▶ _Exercise_
Would you return every line of the listing below that has "takes" in it?

= = =

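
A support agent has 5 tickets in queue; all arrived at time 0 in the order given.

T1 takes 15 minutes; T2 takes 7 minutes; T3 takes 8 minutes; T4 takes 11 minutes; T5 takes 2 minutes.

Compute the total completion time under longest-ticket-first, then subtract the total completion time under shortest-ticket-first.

60

LPT (decreasing processing time): T1 T4 T3 T2 T5.
T1: 0→15
T4: 15→26
T3: 26→34
T2: 34→41
T5: 41→43
Sum = 15+26+34+41+43 = 159.
SPT (increasing processing time): T5 T2 T3 T4 T1.
T5: 0→2
T2: 2→9
T3: 9→17
T4: 17→28
T1: 28→43
Sum = 2+9+17+28+43 = 99.
Difference = 159 − 99 = 60.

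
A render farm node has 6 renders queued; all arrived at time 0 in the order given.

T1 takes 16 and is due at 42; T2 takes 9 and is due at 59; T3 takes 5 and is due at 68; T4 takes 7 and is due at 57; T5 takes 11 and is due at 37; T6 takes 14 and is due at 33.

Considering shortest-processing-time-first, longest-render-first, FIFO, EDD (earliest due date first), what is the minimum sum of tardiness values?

0

SPT (increasing processing time): T3 T4 T2 T5 T6 T1.
T3: 0→5, due 68, tardiness 0
T4: 5→12, due 57, tardiness 0
T2: 12→21, due 59, tardiness 0
T5: 21→32, due 37, tardiness 0
T6: 32→46, due 33, tardiness 13
T1: 46→62, due 42, tardiness 20
Sum = 0+0+0+0+13+20 = 33.
LPT (decreasing processing time): T1 T6 T5 T2 T4 T3.
T1: 0→16, due 42, tardiness 0
T6: 16→30, due 33, tardiness 0
T5: 30→41, due 37, tardiness 4
T2: 41→50, due 59, tardiness 0
T4: 50→57, due 57, tardiness 0
T3: 57→62, due 68, tardiness 0
Sum = 0+0+4+0+0+0 = 4.
FIFO (arrival order): T1 T2 T3 T4 T5 T6.
T1: 0→16, due 42, tardiness 0
T2: 16→25, due 59, tardiness 0
T3: 25→30, due 68, tardiness 0
T4: 30→37, due 57, tardiness 0
T5: 37→48, due 37, tardiness 11
T6: 48→62, due 33, tardiness 29
Sum = 0+0+0+0+11+29 = 40.
EDD (increasing due date): T6 T5 T1 T4 T2 T3.
T6: 0→14, due 33, tardiness 0
T5: 14→25, due 37, tardiness 0
T1: 25→41, due 42, tardiness 0
T4: 41→48, due 57, tardiness 0
T2: 48→57, due 59, tardiness 0
T3: 57→62, due 68, tardiness 0
Sum = 0+0+0+0+0+0 = 0.
SPT 33, LPT 4, FIFO 40, EDD 0 → minimum 0.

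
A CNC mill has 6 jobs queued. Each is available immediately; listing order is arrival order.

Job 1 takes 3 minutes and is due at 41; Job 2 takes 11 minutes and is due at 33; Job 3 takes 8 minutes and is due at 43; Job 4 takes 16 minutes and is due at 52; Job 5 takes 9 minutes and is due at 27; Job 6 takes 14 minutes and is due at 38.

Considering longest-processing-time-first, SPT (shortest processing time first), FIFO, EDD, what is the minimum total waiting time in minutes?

LPT (decreasing processing time): Job 4 Job 6 Job 2 Job 5 Job 3 Job 1.
Job 4: waits 0, runs 0→16
Job 6: waits 16, runs 16→30
Job 2: waits 30, runs 30→41
Job 5: waits 41, runs 41→50
Job 3: waits 50, runs 50→58
Job 1: waits 58, runs 58→61
Sum = 0+16+30+41+50+58 = 195.
SPT (increasing processing time): Job 1 Job 3 Job 5 Job 2 Job 6 Job 4.
Job 1: waits 0, runs 0→3
Job 3: waits 3, runs 3→11
Job 5: waits 11, runs 11→20
Job 2: waits 20, runs 20→31
Job 6: waits 31, runs 31→45
Job 4: waits 45, runs 45→61
Sum = 0+3+11+20+31+45 = 110.
FIFO (arrival order): Job 1 Job 2 Job 3 Job 4 Job 5 Job 6.
Job 1: waits 0, runs 0→3
Job 2: waits 3, runs 3→14
Job 3: waits 14, runs 14→22
Job 4: waits 22, runs 22→38
Job 5: waits 38, runs 38→47
Job 6: waits 47, runs 47→61
Sum = 0+3+14+22+38+47 = 124.
EDD (increasing due date): Job 5 Job 2 Job 6 Job 1 Job 3 Job 4.
Job 5: waits 0, runs 0→9
Job 2: waits 9, runs 9→20
Job 6: waits 20, runs 20→34
Job 1: waits 34, runs 34→37
Job 3: waits 37, runs 37→45
Job 4: waits 45, runs 45→61
Sum = 0+9+20+34+37+45 = 145.
LPT 195, SPT 110, FIFO 124, EDD 145 → minimum 110.

110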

= = =

▶ _Response for this exercise_
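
T1 takes 15 minutes; T2 takes 7 minutes; T3 takes 8 minutes; T4 takes 11 minutes; T5 takes 2 minutes.
T1 takes 16 and is due at 42; T2 takes 9 and is due at 59; T3 takes 5 and is due at 68; T4 takes 7 and is due at 57; T5 takes 11 and is due at 37; T6 takes 14 and is due at 33.
Job 1 takes 3 minutes and is due at 41; Job 2 takes 11 minutes and is due at 33; Job 3 takes 8 minutes and is due at 43; Job 4 takes 16 minutes and is due at 52; Job 5 takes 9 minutes and is due at 27; Job 6 takes 14 minutes and is due at 38.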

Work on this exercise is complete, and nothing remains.